In the data, find the word "rewritten" and copy out every line that has it.

----

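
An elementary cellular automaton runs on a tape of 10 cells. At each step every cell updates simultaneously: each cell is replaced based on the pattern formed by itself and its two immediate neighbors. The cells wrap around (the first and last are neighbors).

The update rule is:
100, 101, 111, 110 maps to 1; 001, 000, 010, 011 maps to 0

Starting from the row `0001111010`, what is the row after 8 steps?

0111101000

step 1: 0000111101
step 2: 1000011110
step 3: 0100001111
step 4: 1010000111
step 5: 1101000011
step 6: 1110100001
step 7: 1111010000
step 8: 0111101000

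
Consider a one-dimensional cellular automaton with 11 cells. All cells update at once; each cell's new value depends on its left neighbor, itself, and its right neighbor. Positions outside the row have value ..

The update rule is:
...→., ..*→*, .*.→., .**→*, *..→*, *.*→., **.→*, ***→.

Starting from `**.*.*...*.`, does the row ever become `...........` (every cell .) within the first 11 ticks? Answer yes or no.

no

**....*.*.*
***..*.....
*.***.*....
..*.*..*...
.*...**.*..
*.*.***..*.
....*.***.*
...*..*.*..
..*.**...*.
.*..***.*.*
*.***.*....
tick 11 is *.***.*...., still not uniform .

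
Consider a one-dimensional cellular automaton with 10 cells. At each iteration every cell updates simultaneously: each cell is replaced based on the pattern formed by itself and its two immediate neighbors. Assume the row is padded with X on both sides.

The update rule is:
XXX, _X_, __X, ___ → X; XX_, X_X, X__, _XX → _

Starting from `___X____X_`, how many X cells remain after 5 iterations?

6

iteration 1: _XXX_XXXX_
iteration 2: __X___XX__
iteration 3: _XX_XX___X
iteration 4: _______XX_
iteration 5: _XXXXXX___
count of X: 6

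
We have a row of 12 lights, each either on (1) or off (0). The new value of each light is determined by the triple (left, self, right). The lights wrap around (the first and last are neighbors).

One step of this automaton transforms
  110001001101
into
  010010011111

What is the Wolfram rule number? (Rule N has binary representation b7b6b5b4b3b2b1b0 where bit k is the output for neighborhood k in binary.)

106

position 0: 111 → 0  (bit 7 = 0)
position 1: 110 → 1  (bit 6 = 1)
position 10: 101 → 1  (bit 5 = 1)
position 2: 100 → 0  (bit 4 = 0)
position 8: 011 → 1  (bit 3 = 1)
position 5: 010 → 0  (bit 2 = 0)
position 4: 001 → 1  (bit 1 = 1)
position 3: 000 → 0  (bit 0 = 0)
bits b7..b0 = 01101010 = 106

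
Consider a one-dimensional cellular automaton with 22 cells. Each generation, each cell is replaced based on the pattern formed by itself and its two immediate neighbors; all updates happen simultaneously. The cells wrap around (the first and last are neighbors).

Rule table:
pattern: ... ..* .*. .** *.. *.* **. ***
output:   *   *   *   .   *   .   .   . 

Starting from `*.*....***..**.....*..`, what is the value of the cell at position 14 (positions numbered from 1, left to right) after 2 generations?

*

generation 1: *.*****...**..********
generation 2: .......***..**........
position 14 holds *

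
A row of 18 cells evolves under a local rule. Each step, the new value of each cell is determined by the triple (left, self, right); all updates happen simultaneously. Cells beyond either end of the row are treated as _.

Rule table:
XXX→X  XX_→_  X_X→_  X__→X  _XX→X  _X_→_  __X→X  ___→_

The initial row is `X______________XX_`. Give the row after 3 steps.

_X____________XX_X
X_X__________XX___
___X________XX_X__

___X________XX_X__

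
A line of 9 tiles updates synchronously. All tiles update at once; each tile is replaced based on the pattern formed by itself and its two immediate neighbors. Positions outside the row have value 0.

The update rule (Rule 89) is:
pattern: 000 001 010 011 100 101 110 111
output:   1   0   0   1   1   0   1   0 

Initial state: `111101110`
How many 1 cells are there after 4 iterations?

100101011
010000011
001111011
101001011
count of 1: 5

5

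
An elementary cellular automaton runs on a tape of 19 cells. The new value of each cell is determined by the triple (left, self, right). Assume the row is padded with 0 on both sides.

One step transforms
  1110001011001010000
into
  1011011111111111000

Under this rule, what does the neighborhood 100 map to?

1

At position 3 the neighborhood is 100; the next row has 1 there.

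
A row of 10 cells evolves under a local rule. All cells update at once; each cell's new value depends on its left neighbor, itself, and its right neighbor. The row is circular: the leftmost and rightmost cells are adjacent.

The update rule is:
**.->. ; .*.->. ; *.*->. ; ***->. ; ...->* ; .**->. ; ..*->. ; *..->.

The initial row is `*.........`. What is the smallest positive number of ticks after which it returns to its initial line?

..*******.
*.........

2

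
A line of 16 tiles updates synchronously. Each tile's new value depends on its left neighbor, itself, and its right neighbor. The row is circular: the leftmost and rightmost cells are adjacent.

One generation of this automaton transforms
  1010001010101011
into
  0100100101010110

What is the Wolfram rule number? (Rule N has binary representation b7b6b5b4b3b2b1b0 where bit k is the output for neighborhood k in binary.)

41

position 15: 111 → 0  (bit 7 = 0)
position 0: 110 → 0  (bit 6 = 0)
position 1: 101 → 1  (bit 5 = 1)
position 3: 100 → 0  (bit 4 = 0)
position 14: 011 → 1  (bit 3 = 1)
position 2: 010 → 0  (bit 2 = 0)
position 5: 001 → 0  (bit 1 = 0)
position 4: 000 → 1  (bit 0 = 1)
bits b7..b0 = 00101001 = 41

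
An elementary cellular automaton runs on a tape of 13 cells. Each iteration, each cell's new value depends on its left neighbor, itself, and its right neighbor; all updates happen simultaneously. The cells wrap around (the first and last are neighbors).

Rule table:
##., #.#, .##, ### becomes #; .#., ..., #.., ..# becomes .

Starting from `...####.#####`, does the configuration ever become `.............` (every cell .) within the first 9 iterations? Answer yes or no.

iteration 1: ...##########
iteration 2: ...##########  (fixed point — unchanged through iteration 9)
iteration 9 is ...##########, still not uniform .

no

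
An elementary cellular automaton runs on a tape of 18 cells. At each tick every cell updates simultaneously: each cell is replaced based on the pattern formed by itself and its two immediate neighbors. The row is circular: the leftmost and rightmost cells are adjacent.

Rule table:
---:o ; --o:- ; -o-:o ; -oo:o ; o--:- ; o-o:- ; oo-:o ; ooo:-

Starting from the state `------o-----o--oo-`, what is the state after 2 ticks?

o---o-o-o-o-o--oo-

ooooo-o-ooo-o--oo-
o---o-o-o-o-o--oo-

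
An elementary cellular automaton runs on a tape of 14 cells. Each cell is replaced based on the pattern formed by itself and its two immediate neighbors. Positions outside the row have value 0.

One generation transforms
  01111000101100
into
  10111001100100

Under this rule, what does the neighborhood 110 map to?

1

At position 4 the neighborhood is 110; the next row has 1 there.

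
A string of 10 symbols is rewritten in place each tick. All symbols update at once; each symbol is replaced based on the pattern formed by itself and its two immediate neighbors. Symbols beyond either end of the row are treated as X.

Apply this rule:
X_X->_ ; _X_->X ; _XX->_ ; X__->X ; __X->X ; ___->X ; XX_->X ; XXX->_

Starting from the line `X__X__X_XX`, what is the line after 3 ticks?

XXXXXX____

tick 1: XXXXXXX___
tick 2: ______XXXX
tick 3: XXXXXX____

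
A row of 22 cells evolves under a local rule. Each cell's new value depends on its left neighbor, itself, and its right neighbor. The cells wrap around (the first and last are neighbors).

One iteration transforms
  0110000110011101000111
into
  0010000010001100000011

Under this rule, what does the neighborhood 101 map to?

At position 0 the neighborhood is 101; the next row has 0 there.

0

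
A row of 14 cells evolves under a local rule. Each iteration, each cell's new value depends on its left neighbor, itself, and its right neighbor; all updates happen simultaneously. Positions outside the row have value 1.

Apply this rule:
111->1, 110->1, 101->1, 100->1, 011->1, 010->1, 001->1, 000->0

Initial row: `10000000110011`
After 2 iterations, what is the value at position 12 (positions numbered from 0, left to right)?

11000001111111
11100011111111
position 12 holds 1

1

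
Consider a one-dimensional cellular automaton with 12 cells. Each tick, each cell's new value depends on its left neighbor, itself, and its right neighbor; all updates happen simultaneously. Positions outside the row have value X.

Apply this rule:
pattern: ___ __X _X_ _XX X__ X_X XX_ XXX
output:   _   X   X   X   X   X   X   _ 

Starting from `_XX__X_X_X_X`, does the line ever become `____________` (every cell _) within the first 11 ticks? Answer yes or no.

yes

XXXXXXXXXXXX
____________
all cells are _ at tick 2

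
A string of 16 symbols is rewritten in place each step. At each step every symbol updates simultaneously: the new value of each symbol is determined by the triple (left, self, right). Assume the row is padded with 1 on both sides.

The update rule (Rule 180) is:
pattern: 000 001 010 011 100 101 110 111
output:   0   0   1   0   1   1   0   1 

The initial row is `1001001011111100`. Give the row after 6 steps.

step 1: 0101101101111010
step 2: 1110010010110111
step 3: 1101011011001011
step 4: 1011100100101101
step 5: 0101010110110010
step 6: 1111111001001011

1111111001001011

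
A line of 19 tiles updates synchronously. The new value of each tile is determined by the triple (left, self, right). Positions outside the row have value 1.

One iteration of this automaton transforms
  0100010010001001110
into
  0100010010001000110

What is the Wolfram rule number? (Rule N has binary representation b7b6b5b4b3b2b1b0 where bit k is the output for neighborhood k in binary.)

position 16: 111 → 1  (bit 7 = 1)
position 17: 110 → 1  (bit 6 = 1)
position 0: 101 → 0  (bit 5 = 0)
position 2: 100 → 0  (bit 4 = 0)
position 15: 011 → 0  (bit 3 = 0)
position 1: 010 → 1  (bit 2 = 1)
position 4: 001 → 0  (bit 1 = 0)
position 3: 000 → 0  (bit 0 = 0)
bits b7..b0 = 11000100 = 196

196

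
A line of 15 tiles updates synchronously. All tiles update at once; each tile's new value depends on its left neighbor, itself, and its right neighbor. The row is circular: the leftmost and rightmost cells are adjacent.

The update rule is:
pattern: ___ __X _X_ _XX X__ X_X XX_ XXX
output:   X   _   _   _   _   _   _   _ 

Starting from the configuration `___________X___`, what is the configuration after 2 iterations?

___________X___

XXXXXXXXXX___XX
___________X___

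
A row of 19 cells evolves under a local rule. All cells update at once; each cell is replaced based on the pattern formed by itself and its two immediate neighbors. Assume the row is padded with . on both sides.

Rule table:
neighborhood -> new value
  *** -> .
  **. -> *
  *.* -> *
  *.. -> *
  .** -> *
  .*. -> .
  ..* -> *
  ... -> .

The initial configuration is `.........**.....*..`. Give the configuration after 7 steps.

step 1: ........****...*.*.
step 2: .......**..**.*.*.*
step 3: ......********.*.*.
step 4: .....**......**.*.*
step 5: ....****....****.*.
step 6: ...**..**..**..**.*
step 7: ..****************.

..****************.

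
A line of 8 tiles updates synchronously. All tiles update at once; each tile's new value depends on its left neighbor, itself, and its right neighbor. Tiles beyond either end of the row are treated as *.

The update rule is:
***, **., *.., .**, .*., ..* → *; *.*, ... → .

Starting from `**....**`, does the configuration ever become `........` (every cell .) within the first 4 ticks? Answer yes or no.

tick 1: ***..***
tick 2: ********
tick 3: ********  (fixed point — unchanged through tick 4)
tick 4 is ********, still not uniform .

no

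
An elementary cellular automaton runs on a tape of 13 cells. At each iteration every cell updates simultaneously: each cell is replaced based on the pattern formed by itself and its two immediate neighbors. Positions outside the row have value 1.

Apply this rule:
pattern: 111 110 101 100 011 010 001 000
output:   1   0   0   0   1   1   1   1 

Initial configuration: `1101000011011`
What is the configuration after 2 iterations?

1001011110011
0011011100111

0011011100111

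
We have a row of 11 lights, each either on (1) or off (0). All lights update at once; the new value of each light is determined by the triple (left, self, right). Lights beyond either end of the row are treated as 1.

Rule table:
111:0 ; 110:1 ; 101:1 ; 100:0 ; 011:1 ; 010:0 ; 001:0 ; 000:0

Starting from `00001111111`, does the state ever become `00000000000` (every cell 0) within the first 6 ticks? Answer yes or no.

yes

00001000000
00000000000
all cells are 0 at tick 2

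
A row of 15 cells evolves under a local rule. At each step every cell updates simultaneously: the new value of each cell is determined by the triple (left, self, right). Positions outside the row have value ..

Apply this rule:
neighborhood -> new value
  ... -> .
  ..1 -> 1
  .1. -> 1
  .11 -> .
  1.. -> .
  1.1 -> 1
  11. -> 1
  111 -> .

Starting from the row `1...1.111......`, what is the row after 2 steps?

1..111..1......
1.1..1.11......

1.1..1.11......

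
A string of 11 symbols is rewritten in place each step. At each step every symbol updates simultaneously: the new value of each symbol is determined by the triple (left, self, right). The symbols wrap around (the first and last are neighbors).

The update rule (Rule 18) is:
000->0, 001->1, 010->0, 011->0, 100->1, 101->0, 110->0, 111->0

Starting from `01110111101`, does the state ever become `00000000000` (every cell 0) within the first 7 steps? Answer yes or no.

yes

00000000000
all cells are 0 at step 1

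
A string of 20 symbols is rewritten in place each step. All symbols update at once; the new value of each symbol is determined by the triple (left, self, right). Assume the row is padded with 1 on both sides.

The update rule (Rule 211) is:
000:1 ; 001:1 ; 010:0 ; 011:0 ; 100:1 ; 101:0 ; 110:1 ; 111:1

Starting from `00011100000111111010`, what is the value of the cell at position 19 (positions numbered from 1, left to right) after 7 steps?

1

step 1: 11101111111011111000
step 2: 11100111111001111111
step 3: 11111011111110111111
step 4: 11111001111110011111
step 5: 11111110111111101111
step 6: 11111110011111100111
step 7: 11111111101111111011
position 19 holds 1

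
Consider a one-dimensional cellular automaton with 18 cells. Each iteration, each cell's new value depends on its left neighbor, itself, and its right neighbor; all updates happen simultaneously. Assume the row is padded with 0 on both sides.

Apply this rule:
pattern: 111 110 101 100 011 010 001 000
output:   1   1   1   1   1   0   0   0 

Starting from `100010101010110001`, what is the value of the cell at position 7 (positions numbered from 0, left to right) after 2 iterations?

0

iteration 1: 010001010101111000
iteration 2: 001000101011111100
position 7 holds 0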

----

Written answer:
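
A string of 10 symbols is rewritten in place each tick. All symbols update at once; each symbol is replaced based on the pattern formed by itself and its two immediate neighbors. Symbols beyond either end of the row are treated as X.
A string of 16 symbols is rewritten in place each step. At each step every symbol updates simultaneously: the new value of each symbol is determined by the triple (left, self, right). Assume the row is padded with 1 on both sides.
A string of 11 symbols is rewritten in place each step. At each step every symbol updates simultaneously: the new value of each symbol is determined by the triple (left, self, right). The symbols wrap around (the first and last are neighbors).
A string of 20 symbols is rewritten in place each step. All symbols update at once; the new value of each symbol is determined by the triple (left, self, right). Assume the row is padded with 1 on both sides.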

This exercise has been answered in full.